— Records from a dataset —

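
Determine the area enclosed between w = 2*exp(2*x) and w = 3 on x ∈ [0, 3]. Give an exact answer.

-11 - 7*log(2)/2 + log(6)/2 + 5*log(3)/2 + exp(6)

The difference (2*exp(2*x)) - (3) = 2*exp(2*x) - 3 changes sign at x = -log(2)/2 + log(3)/2 inside [0, 3], so split the integral there.
∫[0,-log(2)/2 + log(3)/2] (2*exp(2*x) - 3) dx = log(2*sqrt(6)/9) + 1/2; the area of that piece is -1/2 + log(3*sqrt(6)/4).
∫[-log(2)/2 + log(3)/2,3] (2*exp(2*x) - 3) dx = -21/2 - 3*log(2)/2 + 3*log(3)/2 + exp(6).
Total area = (-1/2 + log(3*sqrt(6)/4)) + (-21/2 - 3*log(2)/2 + 3*log(3)/2 + exp(6)) = -11 - 7*log(2)/2 + log(6)/2 + 5*log(3)/2 + exp(6).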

— TASK TO CARRY OUT —
Retype the records in their entirety, matching each one exactly.

— RESULT —
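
Determine the area enclosed between w = 2*exp(2*x) and w = 3 on x ∈ [0, 3]. Give an exact answer.

-11 - 7*log(2)/2 + log(6)/2 + 5*log(3)/2 + exp(6)

The difference (2*exp(2*x)) - (3) = 2*exp(2*x) - 3 changes sign at x = -log(2)/2 + log(3)/2 inside [0, 3], so split the integral there.
∫[0,-log(2)/2 + log(3)/2] (2*exp(2*x) - 3) dx = log(2*sqrt(6)/9) + 1/2; the area of that piece is -1/2 + log(3*sqrt(6)/4).
∫[-log(2)/2 + log(3)/2,3] (2*exp(2*x) - 3) dx = -21/2 - 3*log(2)/2 + 3*log(3)/2 + exp(6).
Total area = (-1/2 + log(3*sqrt(6)/4)) + (-21/2 - 3*log(2)/2 + 3*log(3)/2 + exp(6)) = -11 - 7*log(2)/2 + log(6)/2 + 5*log(3)/2 + exp(6).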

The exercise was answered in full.